*** Input for this task ***

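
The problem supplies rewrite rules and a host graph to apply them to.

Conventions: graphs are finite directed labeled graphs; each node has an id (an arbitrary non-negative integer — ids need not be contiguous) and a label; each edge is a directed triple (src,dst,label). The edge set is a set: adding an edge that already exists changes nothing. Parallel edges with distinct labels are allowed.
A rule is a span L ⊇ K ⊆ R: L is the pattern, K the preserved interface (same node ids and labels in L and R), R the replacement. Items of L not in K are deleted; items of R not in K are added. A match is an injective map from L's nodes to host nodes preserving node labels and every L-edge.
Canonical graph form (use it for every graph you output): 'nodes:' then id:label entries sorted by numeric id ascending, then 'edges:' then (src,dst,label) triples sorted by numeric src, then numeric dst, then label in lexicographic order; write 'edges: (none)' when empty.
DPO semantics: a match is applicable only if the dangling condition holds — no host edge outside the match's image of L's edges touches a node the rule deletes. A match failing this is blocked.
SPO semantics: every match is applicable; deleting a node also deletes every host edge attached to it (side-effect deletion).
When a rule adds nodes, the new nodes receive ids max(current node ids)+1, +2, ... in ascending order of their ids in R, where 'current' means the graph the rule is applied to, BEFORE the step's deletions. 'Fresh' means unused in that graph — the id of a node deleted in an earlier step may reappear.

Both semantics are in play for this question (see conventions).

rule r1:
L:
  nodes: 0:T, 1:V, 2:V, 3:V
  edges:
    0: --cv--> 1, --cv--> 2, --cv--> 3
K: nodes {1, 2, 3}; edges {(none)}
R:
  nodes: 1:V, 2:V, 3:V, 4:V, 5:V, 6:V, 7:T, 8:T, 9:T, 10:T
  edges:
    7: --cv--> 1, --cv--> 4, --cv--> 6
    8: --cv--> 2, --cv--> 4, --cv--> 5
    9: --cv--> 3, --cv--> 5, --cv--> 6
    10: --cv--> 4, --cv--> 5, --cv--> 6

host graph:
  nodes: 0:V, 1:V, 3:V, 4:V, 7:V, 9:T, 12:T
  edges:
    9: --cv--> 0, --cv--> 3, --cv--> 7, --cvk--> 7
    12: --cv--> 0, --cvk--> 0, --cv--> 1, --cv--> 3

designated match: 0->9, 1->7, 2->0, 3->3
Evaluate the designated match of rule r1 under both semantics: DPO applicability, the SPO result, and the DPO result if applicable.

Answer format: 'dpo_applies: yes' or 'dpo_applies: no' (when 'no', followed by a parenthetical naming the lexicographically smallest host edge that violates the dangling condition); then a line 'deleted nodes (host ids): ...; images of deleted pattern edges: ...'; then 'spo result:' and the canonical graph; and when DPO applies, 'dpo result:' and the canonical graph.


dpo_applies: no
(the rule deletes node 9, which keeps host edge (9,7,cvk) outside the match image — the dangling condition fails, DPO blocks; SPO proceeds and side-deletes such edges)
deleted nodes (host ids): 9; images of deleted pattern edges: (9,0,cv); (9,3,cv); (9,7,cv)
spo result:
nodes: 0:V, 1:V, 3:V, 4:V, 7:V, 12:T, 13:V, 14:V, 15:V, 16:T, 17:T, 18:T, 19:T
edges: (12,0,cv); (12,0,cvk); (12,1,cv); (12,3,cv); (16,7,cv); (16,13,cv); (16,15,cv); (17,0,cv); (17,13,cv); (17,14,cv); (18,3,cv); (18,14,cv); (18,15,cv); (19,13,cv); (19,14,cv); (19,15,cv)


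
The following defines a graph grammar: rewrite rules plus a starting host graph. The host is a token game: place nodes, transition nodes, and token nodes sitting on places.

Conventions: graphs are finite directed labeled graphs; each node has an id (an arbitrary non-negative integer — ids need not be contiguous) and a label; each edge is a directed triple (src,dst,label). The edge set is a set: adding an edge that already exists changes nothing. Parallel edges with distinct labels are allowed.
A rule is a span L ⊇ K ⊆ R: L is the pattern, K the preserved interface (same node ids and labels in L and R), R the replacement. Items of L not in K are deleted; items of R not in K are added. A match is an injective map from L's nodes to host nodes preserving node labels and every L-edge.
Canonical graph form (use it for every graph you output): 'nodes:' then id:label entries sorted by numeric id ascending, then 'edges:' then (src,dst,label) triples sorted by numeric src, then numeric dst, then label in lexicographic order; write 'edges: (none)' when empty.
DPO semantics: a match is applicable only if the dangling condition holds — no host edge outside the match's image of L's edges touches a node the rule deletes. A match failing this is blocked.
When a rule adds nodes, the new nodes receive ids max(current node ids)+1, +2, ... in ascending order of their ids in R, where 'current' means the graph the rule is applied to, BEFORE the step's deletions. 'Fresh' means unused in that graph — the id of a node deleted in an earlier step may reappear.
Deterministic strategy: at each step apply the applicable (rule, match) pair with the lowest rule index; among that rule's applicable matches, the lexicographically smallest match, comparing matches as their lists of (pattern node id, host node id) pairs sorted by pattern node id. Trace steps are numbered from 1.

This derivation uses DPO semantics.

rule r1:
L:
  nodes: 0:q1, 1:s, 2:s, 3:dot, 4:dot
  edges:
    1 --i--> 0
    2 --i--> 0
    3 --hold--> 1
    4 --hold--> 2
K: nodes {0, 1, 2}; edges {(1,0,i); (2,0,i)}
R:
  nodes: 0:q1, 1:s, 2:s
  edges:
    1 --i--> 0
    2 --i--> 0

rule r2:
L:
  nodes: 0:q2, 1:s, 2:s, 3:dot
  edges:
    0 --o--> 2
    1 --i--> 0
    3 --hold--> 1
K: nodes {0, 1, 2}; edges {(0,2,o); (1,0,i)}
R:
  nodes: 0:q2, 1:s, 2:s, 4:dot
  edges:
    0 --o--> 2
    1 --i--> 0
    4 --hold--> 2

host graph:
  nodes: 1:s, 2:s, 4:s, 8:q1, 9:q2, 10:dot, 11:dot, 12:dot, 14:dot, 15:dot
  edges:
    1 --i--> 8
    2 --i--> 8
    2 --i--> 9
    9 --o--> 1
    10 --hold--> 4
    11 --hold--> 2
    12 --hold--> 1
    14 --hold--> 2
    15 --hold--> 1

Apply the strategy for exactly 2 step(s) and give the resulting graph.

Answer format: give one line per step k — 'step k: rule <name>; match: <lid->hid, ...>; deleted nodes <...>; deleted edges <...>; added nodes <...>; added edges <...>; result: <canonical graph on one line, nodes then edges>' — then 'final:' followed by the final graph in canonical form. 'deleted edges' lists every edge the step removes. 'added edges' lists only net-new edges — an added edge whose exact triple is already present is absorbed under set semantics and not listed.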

*** End of Input for this task ***
*** Input for this task ***

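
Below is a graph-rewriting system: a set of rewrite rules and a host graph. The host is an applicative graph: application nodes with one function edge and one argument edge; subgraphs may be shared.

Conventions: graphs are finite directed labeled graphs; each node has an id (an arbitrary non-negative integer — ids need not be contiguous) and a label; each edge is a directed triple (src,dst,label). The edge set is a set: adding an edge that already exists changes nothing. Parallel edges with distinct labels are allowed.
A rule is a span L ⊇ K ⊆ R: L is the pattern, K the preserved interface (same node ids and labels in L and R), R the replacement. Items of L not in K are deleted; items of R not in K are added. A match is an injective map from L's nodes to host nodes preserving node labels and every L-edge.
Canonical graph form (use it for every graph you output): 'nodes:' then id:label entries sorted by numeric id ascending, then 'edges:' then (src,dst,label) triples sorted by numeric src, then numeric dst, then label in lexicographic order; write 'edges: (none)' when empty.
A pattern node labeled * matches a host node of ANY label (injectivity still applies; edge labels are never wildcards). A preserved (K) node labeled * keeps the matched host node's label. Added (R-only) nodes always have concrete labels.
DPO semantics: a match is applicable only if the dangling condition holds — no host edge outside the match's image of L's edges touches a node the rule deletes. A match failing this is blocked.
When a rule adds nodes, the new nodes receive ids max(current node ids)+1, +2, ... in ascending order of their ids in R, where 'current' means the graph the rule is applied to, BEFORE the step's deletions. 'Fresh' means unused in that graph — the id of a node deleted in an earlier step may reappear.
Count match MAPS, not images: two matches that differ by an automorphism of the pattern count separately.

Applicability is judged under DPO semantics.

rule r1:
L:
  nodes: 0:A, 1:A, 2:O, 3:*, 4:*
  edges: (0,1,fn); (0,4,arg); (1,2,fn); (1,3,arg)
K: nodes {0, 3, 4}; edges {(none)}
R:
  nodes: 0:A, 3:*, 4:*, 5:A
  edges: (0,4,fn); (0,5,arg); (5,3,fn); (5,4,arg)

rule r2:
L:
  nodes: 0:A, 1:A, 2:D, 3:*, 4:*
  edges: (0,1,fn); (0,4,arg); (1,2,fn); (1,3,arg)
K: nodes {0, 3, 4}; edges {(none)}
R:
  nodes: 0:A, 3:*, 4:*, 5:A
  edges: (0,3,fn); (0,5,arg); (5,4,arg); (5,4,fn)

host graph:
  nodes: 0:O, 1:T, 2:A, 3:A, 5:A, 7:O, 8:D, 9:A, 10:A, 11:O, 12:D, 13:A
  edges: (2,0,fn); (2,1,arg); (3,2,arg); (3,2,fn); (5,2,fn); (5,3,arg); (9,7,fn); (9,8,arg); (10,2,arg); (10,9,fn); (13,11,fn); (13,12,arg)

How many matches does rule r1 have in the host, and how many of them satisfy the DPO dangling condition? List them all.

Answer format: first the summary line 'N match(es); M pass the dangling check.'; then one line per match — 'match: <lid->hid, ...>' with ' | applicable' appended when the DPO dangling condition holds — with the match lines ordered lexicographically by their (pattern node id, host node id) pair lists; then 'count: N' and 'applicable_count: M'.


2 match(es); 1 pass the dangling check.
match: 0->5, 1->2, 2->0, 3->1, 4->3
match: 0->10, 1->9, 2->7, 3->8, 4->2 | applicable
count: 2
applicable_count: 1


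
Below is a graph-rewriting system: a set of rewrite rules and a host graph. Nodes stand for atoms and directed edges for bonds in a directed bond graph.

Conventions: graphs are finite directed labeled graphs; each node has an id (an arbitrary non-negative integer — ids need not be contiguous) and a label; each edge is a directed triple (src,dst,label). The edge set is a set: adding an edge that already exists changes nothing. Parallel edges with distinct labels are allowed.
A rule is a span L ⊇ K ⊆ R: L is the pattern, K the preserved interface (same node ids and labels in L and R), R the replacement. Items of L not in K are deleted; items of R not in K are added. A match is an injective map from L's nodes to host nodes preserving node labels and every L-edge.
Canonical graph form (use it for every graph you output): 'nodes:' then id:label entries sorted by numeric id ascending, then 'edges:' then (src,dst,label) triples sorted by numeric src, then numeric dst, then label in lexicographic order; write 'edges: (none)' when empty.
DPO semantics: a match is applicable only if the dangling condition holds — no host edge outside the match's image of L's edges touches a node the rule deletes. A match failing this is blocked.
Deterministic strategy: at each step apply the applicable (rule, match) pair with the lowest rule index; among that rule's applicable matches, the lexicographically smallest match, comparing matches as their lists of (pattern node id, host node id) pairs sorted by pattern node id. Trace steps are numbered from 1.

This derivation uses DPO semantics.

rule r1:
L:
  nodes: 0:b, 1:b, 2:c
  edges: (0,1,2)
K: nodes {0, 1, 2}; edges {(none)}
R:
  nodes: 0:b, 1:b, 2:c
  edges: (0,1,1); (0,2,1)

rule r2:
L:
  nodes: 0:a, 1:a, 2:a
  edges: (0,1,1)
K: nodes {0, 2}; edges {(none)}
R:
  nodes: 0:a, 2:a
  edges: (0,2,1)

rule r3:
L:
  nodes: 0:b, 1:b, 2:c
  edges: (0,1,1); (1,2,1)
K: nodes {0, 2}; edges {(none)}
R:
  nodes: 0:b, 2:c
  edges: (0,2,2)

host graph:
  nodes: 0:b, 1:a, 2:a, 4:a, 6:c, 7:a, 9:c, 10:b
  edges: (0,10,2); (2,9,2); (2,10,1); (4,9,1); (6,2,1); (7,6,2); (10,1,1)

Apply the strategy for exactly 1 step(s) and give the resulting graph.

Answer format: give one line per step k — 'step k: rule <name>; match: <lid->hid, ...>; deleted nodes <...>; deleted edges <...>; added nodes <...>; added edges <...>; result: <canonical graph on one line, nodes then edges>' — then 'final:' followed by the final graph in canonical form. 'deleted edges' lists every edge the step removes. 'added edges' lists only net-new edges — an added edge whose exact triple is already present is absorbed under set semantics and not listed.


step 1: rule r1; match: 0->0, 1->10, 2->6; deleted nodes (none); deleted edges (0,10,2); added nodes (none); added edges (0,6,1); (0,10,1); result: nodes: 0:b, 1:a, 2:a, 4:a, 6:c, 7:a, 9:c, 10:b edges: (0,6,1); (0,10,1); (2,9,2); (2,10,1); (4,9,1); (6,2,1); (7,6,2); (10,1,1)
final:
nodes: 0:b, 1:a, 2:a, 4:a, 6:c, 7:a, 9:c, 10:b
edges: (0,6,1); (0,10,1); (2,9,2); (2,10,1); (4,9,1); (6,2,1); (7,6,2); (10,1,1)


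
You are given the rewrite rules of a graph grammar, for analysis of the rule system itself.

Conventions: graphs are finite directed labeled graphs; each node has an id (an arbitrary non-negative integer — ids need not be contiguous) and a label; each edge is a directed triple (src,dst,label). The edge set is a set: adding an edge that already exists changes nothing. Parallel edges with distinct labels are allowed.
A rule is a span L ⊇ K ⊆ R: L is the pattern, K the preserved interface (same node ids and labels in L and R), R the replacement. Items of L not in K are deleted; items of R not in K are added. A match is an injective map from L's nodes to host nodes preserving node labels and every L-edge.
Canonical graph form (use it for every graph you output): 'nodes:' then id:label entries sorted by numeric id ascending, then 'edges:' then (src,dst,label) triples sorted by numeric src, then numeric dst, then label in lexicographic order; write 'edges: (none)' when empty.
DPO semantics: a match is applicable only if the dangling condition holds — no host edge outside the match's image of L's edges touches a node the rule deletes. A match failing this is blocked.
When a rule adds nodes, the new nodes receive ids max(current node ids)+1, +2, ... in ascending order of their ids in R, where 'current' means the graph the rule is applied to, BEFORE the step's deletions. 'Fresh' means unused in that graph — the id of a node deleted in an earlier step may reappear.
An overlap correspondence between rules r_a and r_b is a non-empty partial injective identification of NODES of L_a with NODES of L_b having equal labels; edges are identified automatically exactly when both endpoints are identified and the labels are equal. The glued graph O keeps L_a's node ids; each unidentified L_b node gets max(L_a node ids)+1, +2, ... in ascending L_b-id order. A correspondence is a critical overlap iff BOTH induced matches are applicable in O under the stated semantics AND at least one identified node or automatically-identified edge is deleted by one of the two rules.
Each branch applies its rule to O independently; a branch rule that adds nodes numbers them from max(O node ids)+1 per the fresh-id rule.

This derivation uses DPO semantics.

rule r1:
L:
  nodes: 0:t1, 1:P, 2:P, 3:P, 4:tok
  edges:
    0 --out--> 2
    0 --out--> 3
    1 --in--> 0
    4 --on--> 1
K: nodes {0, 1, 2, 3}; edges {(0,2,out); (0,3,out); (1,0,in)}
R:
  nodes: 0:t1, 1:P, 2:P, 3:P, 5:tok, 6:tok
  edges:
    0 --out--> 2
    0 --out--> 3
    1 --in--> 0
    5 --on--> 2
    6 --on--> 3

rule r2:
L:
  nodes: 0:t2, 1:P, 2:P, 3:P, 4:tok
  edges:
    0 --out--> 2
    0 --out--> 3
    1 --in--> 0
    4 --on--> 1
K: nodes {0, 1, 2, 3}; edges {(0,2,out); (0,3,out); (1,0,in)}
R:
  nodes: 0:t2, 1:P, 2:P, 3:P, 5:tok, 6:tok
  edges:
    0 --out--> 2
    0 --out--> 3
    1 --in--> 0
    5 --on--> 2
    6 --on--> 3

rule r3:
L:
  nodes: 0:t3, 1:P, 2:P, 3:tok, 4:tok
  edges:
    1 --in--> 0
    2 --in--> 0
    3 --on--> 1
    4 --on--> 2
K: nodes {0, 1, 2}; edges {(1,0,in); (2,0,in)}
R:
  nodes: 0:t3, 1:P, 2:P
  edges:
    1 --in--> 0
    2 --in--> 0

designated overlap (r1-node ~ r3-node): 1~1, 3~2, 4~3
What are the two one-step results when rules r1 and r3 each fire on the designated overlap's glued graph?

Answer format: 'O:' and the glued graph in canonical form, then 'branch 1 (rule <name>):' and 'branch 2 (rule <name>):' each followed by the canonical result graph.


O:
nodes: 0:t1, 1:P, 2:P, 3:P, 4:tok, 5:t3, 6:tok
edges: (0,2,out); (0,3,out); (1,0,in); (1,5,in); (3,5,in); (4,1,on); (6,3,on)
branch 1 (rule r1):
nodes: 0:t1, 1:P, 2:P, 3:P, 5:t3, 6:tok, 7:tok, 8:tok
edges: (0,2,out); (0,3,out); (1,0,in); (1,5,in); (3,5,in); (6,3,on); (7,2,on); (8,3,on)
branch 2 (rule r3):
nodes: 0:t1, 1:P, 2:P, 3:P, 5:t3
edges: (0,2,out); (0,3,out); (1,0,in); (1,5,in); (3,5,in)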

*** End of Input for this task ***
*** Input for this task ***

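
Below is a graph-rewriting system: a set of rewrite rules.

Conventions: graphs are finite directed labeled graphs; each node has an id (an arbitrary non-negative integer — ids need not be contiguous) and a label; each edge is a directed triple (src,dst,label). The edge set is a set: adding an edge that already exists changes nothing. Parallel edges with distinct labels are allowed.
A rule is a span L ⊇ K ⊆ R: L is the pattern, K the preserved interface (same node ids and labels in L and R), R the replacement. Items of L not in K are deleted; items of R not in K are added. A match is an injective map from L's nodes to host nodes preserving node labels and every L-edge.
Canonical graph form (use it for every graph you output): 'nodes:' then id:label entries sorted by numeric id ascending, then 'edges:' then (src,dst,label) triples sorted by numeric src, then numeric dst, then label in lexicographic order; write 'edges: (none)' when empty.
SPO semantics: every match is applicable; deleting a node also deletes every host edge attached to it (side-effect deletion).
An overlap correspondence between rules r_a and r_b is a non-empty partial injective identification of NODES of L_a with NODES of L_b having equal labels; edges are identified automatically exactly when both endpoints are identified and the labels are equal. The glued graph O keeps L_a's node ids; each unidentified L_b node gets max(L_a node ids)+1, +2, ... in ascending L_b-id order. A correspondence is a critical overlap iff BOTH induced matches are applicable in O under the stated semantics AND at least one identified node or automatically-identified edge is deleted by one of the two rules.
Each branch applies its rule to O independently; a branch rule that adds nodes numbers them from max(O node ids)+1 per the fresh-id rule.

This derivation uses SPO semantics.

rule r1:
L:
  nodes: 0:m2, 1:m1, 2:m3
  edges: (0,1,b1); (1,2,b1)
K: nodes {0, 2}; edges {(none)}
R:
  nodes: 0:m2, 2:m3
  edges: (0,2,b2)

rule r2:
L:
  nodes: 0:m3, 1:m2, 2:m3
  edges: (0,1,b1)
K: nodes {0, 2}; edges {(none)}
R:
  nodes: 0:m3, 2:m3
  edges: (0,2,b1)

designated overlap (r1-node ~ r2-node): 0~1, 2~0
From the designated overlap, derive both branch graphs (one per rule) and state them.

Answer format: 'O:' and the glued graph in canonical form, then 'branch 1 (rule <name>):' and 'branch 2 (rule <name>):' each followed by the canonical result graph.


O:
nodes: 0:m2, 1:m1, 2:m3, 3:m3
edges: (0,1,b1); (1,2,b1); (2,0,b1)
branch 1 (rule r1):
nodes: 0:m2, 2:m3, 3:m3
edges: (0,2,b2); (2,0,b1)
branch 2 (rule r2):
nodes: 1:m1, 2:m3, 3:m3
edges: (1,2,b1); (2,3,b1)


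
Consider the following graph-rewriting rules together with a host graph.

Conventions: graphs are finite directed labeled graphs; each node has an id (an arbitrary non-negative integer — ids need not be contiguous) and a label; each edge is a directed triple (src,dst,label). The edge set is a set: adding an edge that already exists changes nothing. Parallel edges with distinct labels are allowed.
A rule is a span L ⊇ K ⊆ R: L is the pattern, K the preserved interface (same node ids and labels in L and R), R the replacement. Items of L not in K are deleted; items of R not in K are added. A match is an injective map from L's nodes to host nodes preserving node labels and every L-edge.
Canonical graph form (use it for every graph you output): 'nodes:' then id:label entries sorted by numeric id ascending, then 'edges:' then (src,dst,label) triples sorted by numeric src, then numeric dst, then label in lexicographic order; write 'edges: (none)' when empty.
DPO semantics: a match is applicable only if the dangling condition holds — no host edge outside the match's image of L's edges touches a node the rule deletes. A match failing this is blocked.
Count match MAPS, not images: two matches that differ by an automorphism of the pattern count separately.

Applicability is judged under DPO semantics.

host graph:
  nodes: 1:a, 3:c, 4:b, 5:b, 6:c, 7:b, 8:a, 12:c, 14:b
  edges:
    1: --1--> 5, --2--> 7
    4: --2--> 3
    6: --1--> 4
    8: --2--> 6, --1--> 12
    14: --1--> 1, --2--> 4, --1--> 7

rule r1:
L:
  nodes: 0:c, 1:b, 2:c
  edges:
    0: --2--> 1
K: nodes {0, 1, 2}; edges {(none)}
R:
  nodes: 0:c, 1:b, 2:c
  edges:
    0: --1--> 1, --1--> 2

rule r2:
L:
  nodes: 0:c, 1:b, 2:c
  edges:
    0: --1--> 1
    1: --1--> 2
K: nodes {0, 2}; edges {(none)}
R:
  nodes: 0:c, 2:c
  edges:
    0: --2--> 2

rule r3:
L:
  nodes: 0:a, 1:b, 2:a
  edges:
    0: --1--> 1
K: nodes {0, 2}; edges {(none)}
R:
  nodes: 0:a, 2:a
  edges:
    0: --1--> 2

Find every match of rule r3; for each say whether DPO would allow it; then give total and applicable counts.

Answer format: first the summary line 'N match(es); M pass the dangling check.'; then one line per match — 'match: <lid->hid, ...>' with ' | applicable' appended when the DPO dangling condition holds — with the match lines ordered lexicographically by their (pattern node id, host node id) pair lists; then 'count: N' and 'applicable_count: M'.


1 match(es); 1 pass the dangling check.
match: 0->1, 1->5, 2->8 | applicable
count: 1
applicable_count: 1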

*** End of Input for this task ***

What to work on: Working from the records above, find how many lines contain the string "following" and answer with the bare number.

Solution: 2